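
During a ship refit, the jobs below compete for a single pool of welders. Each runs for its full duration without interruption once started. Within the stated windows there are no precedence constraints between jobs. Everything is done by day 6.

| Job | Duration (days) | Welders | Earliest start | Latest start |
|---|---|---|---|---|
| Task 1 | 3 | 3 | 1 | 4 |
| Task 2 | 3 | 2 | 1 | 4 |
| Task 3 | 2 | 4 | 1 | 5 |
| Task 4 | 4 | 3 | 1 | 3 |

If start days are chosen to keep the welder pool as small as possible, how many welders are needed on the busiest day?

Early-start (Task 1@1, Task 2@1, Task 3@1, Task 4@1) gives peak 12: d1:12  d2:12  d3:8  d4:3  d5:0  d6:0.
Shift Task 2→4, Task 3→5.
Schedule Task 1@1, Task 2@4, Task 3@5, Task 4@1: d1:6  d2:6  d3:6  d4:5  d5:6  d6:6 — peak 6.
Total welder-days = 35 over 6 days ⇒ peak ≥ ⌈35/6⌉ = 6, so 6 is optimal.

6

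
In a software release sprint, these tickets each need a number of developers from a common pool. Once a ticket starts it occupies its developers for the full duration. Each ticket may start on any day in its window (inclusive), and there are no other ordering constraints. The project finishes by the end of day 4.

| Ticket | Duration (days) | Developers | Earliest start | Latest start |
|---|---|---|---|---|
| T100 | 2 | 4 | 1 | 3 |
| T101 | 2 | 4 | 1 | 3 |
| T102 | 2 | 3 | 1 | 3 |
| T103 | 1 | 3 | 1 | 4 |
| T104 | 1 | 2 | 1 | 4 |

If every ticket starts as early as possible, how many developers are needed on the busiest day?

Early-start schedule: T100@1, T101@1, T102@1, T103@1, T104@1.
Load per day: day 1: 16, day 2: 11, day 3: 0, day 4: 0.
Peak is 16.

16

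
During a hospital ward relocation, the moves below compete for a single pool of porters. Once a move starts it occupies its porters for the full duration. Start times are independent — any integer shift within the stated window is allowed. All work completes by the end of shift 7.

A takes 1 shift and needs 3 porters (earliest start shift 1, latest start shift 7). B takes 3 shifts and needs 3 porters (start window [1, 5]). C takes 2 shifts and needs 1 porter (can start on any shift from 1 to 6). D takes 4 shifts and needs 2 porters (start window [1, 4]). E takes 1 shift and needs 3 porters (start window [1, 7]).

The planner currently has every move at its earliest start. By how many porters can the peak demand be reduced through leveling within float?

7

Early-start peak: s1:12  s2:6  s3:5  s4:2  s5:0  s6:0  s7:0 ⇒ 12.
Leveled (A@1, B@2, C@1, D@3, E@5): s1:4  s2:4  s3:5  s4:5  s5:5  s6:2  s7:0 ⇒ 5.
Reduction 12 − 5 = 7.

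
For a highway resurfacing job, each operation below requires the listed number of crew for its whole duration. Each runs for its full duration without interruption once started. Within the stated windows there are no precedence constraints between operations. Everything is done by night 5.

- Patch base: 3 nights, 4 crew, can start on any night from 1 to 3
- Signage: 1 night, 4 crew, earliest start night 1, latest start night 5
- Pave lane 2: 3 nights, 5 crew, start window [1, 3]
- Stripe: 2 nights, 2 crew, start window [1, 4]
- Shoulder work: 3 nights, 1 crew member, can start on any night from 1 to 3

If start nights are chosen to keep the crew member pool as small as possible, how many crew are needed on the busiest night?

Early-start (Patch base@1, Signage@1, Pave lane 2@1, Stripe@1, Shoulder work@1) gives peak 16: n1:16  n2:12  n3:10  n4:0  n5:0.
Shift Pave lane 2→2, Stripe→4.
Schedule Patch base@1, Signage@1, Pave lane 2@2, Stripe@4, Shoulder work@1: n1:9  n2:10  n3:10  n4:7  n5:2 — peak 10.

10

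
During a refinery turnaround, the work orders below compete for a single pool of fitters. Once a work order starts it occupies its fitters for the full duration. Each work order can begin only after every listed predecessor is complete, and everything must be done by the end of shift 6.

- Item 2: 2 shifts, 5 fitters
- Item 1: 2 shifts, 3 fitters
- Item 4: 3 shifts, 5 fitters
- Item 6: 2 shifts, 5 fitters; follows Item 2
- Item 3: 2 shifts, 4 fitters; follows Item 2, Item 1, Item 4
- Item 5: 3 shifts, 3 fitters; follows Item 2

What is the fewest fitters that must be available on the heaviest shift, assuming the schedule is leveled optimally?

12

Early-start (Item 2@1, Item 1@1, Item 4@1, Item 6@3, Item 3@4, Item 5@3) gives peak 13: s1:13  s2:13  s3:13  s4:12  s5:7  s6:0.
Shift Item 1→3, Item 6→4, Item 3→5.
Schedule Item 2@1, Item 1@3, Item 4@1, Item 6@4, Item 3@5, Item 5@3: s1:10  s2:10  s3:11  s4:11  s5:12  s6:4 — peak 12.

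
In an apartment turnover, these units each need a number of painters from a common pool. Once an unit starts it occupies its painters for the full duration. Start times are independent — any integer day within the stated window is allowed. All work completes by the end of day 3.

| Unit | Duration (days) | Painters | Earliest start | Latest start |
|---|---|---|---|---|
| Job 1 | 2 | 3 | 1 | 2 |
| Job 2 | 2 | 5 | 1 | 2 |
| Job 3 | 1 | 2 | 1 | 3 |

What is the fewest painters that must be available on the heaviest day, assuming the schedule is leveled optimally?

Early-start (Job 1@1, Job 2@1, Job 3@1) gives peak 10: d1:10  d2:8  d3:0.
Shift Job 3→3.
Schedule Job 1@1, Job 2@1, Job 3@3: d1:8  d2:8  d3:2 — peak 8.
No arrangement of the 12 feasible schedules does better.

8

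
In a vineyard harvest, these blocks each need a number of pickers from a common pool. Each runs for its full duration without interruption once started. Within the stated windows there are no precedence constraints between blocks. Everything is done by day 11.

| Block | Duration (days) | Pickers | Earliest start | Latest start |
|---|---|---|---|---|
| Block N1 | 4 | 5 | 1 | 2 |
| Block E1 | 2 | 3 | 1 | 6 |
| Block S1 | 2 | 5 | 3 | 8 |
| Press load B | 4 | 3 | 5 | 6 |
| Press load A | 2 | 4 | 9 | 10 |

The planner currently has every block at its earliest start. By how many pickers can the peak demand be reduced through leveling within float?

Early-start peak: d1:8  d2:8  d3:10  d4:10  d5:3  d6:3  d7:3  d8:3  d9:4  d10:4  d11:0 ⇒ 10.
Leveled (Block N1@1, Block E1@1, Block S1@5, Press load B@5, Press load A@9): d1:8  d2:8  d3:5  d4:5  d5:8  d6:8  d7:3  d8:3  d9:4  d10:4  d11:0 ⇒ 8.
Reduction 10 − 8 = 2.

2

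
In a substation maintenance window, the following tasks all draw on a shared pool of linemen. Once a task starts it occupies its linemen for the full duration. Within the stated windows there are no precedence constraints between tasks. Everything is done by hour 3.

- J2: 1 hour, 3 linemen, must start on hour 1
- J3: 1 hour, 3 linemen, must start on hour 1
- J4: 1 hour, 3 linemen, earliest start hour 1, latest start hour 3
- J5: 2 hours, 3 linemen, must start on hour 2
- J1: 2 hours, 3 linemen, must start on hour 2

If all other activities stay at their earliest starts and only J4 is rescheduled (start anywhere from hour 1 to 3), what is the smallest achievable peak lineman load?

9

J4@1: h1:9  h2:6  h3:6 → peak 9
J4@2: h1:6  h2:9  h3:6 → peak 9
J4@3: h1:6  h2:6  h3:9 → peak 9
Best is J4@1, peak 9.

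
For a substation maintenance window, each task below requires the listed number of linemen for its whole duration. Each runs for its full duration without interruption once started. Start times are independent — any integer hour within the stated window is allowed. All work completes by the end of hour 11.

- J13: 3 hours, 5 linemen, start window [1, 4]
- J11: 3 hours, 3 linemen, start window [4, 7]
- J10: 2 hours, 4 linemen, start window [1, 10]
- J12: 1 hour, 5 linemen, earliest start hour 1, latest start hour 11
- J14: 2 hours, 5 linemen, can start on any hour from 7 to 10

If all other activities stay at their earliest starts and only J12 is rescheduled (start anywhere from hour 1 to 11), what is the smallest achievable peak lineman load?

J12@1: h1:14  h2:9  h3:5  h4:3  h5:3  h6:3  h7:5  h8:5  h9:0  h10:0  h11:0 → peak 14
J12@2: h1:9  h2:14  h3:5  h4:3  h5:3  h6:3  h7:5  h8:5  h9:0  h10:0  h11:0 → peak 14
J12@3: h1:9  h2:9  h3:10  h4:3  h5:3  h6:3  h7:5  h8:5  h9:0  h10:0  h11:0 → peak 10
J12@4: h1:9  h2:9  h3:5  h4:8  h5:3  h6:3  h7:5  h8:5  h9:0  h10:0  h11:0 → peak 9
J12@5: h1:9  h2:9  h3:5  h4:3  h5:8  h6:3  h7:5  h8:5  h9:0  h10:0  h11:0 → peak 9
J12@6: h1:9  h2:9  h3:5  h4:3  h5:3  h6:8  h7:5  h8:5  h9:0  h10:0  h11:0 → peak 9
J12@7: h1:9  h2:9  h3:5  h4:3  h5:3  h6:3  h7:10  h8:5  h9:0  h10:0  h11:0 → peak 10
J12@8: h1:9  h2:9  h3:5  h4:3  h5:3  h6:3  h7:5  h8:10  h9:0  h10:0  h11:0 → peak 10
J12@9: h1:9  h2:9  h3:5  h4:3  h5:3  h6:3  h7:5  h8:5  h9:5  h10:0  h11:0 → peak 9
J12@10: h1:9  h2:9  h3:5  h4:3  h5:3  h6:3  h7:5  h8:5  h9:0  h10:5  h11:0 → peak 9
J12@11: h1:9  h2:9  h3:5  h4:3  h5:3  h6:3  h7:5  h8:5  h9:0  h10:0  h11:5 → peak 9
Best is J12@4, peak 9.

9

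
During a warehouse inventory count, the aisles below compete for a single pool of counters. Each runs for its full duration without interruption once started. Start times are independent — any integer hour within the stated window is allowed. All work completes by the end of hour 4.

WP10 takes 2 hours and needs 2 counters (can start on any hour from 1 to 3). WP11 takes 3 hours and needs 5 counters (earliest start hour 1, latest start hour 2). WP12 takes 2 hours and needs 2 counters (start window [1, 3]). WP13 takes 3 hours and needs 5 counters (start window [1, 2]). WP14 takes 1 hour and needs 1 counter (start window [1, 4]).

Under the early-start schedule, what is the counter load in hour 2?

At early start, hour 2 has: WP10, WP11, WP12, WP13.
Demand: 2 + 5 + 2 + 5 = 14.

14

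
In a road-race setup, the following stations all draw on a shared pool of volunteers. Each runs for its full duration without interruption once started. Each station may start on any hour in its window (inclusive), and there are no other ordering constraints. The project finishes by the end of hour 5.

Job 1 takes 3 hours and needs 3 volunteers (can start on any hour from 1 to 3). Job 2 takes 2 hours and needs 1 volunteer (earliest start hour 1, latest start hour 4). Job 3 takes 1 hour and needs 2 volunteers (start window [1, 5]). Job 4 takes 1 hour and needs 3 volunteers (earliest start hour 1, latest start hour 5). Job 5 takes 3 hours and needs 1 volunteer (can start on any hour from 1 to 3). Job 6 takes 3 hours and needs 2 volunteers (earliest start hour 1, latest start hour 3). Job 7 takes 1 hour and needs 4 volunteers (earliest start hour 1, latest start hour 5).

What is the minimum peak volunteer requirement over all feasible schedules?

Early-start (Job 1@1, Job 2@1, Job 3@1, Job 4@1, Job 5@1, Job 6@1, Job 7@1) gives peak 16: h1:16  h2:7  h3:6  h4:0  h5:0.
Shift Job 4→4, Job 5→2, Job 6→3, Job 7→5.
Schedule Job 1@1, Job 2@1, Job 3@1, Job 4@4, Job 5@2, Job 6@3, Job 7@5: h1:6  h2:5  h3:6  h4:6  h5:6 — peak 6.
Total volunteer-hours = 29 over 5 hours ⇒ peak ≥ ⌈29/5⌉ = 6, so 6 is optimal.

6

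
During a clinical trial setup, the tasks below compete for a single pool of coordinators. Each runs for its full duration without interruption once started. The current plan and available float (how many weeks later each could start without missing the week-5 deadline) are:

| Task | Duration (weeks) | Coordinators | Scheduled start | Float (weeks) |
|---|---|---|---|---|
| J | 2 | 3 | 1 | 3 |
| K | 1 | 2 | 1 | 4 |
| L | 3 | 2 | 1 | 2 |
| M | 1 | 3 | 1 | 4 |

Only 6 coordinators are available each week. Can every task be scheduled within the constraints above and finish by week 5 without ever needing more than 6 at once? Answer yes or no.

yes

Schedule J@1, K@1, L@2, M@3: w1:5  w2:5  w3:5  w4:2  w5:0 — peak 5 ≤ 6.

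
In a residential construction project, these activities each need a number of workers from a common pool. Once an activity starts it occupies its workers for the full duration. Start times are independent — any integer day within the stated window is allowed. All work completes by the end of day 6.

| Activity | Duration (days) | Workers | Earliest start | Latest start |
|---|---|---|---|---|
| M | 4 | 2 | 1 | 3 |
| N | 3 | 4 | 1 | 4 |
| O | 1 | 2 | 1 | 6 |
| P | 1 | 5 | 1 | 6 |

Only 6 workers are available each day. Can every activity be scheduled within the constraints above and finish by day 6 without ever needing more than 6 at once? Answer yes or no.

Schedule M@1, N@1, O@4, P@5: d1:6  d2:6  d3:6  d4:4  d5:5  d6:0 — peak 6 ≤ 6.

yes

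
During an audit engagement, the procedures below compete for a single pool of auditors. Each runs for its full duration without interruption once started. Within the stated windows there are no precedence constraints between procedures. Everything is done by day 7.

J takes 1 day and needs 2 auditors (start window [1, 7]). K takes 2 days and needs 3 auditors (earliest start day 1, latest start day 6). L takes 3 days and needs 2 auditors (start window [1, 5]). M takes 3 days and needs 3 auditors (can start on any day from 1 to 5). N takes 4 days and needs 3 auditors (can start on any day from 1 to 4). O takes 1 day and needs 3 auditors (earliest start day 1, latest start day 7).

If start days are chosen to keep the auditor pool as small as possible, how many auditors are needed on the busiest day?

Early-start (J@1, K@1, L@1, M@1, N@1, O@1) gives peak 16: d1:16  d2:11  d3:8  d4:3  d5:0  d6:0  d7:0.
Shift L→2, M→5, N→3, O→7.
Schedule J@1, K@1, L@2, M@5, N@3, O@7: d1:5  d2:5  d3:5  d4:5  d5:6  d6:6  d7:6 — peak 6.
Total auditor-days = 38 over 7 days ⇒ peak ≥ ⌈38/7⌉ = 6, so 6 is optimal.

6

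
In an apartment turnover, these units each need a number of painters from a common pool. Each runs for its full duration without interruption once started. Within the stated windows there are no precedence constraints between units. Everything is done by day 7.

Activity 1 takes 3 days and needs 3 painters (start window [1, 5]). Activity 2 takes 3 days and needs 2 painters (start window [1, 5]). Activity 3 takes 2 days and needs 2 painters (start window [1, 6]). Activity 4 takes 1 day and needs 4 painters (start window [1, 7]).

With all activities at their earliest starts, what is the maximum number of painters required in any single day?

11

Early-start schedule: Activity 1@1, Activity 2@1, Activity 3@1, Activity 4@1.
Load per day: day 1: 11, day 2: 7, day 3: 5, day 4: 0, day 5: 0, day 6: 0, day 7: 0.
Peak is 11.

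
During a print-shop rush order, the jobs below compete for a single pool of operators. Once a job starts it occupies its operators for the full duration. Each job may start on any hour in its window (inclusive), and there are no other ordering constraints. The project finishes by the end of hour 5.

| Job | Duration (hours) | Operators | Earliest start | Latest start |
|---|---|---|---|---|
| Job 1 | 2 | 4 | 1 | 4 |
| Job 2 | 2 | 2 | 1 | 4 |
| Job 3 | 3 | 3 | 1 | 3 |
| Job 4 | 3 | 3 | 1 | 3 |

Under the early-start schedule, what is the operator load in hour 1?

12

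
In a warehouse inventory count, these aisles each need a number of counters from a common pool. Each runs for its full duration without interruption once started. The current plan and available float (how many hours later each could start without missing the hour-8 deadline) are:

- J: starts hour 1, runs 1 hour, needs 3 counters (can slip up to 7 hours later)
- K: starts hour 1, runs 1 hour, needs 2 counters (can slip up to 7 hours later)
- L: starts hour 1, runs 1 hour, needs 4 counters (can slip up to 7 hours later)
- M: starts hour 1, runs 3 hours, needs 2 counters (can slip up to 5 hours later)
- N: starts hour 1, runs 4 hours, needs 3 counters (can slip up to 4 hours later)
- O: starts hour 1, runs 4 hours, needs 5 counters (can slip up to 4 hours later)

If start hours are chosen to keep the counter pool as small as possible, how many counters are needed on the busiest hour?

7

Early-start (J@1, K@1, L@1, M@1, N@1, O@1) gives peak 19: h1:19  h2:10  h3:10  h4:8  h5:0  h6:0  h7:0  h8:0.
Shift K→2, L→3, M→4, O→5.
Schedule J@1, K@2, L@3, M@4, N@1, O@5: h1:6  h2:5  h3:7  h4:5  h5:7  h6:7  h7:5  h8:5 — peak 7.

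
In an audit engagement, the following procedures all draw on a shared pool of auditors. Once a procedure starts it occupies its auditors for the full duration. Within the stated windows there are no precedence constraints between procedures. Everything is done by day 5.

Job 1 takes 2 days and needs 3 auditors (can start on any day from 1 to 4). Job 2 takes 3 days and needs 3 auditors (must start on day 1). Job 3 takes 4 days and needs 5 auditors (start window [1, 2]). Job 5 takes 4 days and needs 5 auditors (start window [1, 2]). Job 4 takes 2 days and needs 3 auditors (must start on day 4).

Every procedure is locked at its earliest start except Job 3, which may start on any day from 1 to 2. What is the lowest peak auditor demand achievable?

16

Job 3@1: d1:16  d2:16  d3:13  d4:13  d5:3 → peak 16
Job 3@2: d1:11  d2:16  d3:13  d4:13  d5:8 → peak 16
Best is Job 3@1, peak 16.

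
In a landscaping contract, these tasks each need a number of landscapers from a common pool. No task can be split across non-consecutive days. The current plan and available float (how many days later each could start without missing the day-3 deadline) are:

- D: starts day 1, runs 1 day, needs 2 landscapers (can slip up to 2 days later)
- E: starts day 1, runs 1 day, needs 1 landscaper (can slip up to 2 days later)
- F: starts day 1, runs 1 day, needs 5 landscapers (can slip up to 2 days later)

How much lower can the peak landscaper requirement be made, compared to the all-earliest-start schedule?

3

Early-start peak: d1:8  d2:0  d3:0 ⇒ 8.
Leveled (D@1, E@1, F@2): d1:3  d2:5  d3:0 ⇒ 5.
Reduction 8 − 5 = 3.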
* * * * * * * * *
WORK REQUIRED
The response must hold only the lines above from the line with "- J10: 2 hours, 4" through the line with "- J14: 2 hours, 5", each copied exactly, both ends kept.

RESULT BELOW
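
- J10: 2 hours, 4 linemen, start window [1, 10]
- J12: 1 hour, 5 linemen, earliest start hour 1, latest start hour 11
- J14: 2 hours, 5 linemen, can start on any hour from 7 to 10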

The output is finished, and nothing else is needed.